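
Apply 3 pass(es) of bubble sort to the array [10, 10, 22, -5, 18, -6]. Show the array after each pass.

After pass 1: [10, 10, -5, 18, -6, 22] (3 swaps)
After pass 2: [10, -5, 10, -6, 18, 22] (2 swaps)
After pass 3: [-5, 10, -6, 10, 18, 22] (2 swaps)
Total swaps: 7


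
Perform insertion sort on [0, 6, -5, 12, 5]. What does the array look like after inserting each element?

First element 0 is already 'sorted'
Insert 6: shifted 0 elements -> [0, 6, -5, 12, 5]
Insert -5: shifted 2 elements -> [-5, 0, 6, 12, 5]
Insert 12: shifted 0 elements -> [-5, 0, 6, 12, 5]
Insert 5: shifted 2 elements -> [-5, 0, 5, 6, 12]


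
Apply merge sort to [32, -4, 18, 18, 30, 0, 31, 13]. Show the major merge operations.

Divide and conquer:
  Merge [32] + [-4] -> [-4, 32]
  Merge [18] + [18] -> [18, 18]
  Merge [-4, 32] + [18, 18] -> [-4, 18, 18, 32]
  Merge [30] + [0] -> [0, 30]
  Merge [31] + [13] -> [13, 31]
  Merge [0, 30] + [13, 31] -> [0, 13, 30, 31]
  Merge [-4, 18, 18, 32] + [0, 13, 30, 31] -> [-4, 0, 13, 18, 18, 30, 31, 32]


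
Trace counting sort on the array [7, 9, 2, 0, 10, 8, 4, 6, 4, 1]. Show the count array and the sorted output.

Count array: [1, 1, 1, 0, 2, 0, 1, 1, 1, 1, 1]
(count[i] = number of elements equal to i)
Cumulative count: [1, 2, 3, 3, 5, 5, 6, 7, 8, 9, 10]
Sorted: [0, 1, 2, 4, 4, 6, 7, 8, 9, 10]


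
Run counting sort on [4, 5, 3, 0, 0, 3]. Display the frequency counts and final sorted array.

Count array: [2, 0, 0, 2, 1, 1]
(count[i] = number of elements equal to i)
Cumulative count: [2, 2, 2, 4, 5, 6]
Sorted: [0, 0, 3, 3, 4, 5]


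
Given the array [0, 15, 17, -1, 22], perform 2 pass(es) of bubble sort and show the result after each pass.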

• **PROBLEM**: An exact transcription of the data above is required.

• **PROBLEM SOLUTION**:
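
Apply 3 pass(es) of bubble sort to the array [10, 10, 22, -5, 18, -6]. Show the array after each pass.

After pass 1: [10, 10, -5, 18, -6, 22] (3 swaps)
After pass 2: [10, -5, 10, -6, 18, 22] (2 swaps)
After pass 3: [-5, 10, -6, 10, 18, 22] (2 swaps)
Total swaps: 7


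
Perform insertion sort on [0, 6, -5, 12, 5]. What does the array look like after inserting each element?

First element 0 is already 'sorted'
Insert 6: shifted 0 elements -> [0, 6, -5, 12, 5]
Insert -5: shifted 2 elements -> [-5, 0, 6, 12, 5]
Insert 12: shifted 0 elements -> [-5, 0, 6, 12, 5]
Insert 5: shifted 2 elements -> [-5, 0, 5, 6, 12]


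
Apply merge sort to [32, -4, 18, 18, 30, 0, 31, 13]. Show the major merge operations.

Divide and conquer:
  Merge [32] + [-4] -> [-4, 32]
  Merge [18] + [18] -> [18, 18]
  Merge [-4, 32] + [18, 18] -> [-4, 18, 18, 32]
  Merge [30] + [0] -> [0, 30]
  Merge [31] + [13] -> [13, 31]
  Merge [0, 30] + [13, 31] -> [0, 13, 30, 31]
  Merge [-4, 18, 18, 32] + [0, 13, 30, 31] -> [-4, 0, 13, 18, 18, 30, 31, 32]


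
Trace counting sort on the array [7, 9, 2, 0, 10, 8, 4, 6, 4, 1]. Show the count array and the sorted output.

Count array: [1, 1, 1, 0, 2, 0, 1, 1, 1, 1, 1]
(count[i] = number of elements equal to i)
Cumulative count: [1, 2, 3, 3, 5, 5, 6, 7, 8, 9, 10]
Sorted: [0, 1, 2, 4, 4, 6, 7, 8, 9, 10]


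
Run counting sort on [4, 5, 3, 0, 0, 3]. Display the frequency counts and final sorted array.

Count array: [2, 0, 0, 2, 1, 1]
(count[i] = number of elements equal to i)
Cumulative count: [2, 2, 2, 4, 5, 6]
Sorted: [0, 0, 3, 3, 4, 5]


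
Given the array [0, 15, 17, -1, 22], perform 2 pass(es) of bubble sort and show the result after each pass.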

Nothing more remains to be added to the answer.